_What you need to do_: Which of the lines below hold the word "have"? Pull each of them out.
>>
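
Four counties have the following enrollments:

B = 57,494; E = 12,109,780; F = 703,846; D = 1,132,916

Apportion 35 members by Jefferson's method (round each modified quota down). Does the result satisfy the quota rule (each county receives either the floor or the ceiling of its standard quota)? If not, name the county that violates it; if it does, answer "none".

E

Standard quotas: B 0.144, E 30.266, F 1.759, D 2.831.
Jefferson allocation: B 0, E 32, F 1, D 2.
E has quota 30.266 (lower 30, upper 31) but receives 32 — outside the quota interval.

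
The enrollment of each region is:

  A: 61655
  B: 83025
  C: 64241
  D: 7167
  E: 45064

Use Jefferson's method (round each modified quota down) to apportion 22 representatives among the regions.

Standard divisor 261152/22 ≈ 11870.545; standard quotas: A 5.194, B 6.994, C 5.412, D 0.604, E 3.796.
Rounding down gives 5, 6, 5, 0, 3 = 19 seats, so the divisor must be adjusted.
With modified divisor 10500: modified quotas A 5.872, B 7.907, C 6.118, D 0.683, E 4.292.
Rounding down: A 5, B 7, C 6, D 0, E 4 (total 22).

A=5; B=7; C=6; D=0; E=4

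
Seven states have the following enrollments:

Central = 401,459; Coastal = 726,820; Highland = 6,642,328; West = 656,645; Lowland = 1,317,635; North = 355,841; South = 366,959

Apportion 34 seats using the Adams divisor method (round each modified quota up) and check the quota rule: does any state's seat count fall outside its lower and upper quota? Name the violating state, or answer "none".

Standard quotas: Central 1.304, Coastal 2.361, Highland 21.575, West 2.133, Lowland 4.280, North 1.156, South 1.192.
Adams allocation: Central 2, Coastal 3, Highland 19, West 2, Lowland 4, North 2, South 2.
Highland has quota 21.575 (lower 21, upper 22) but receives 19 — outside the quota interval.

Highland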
<<
_Your solution_:
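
Four counties have the following enrollments:
Seven states have the following enrollments: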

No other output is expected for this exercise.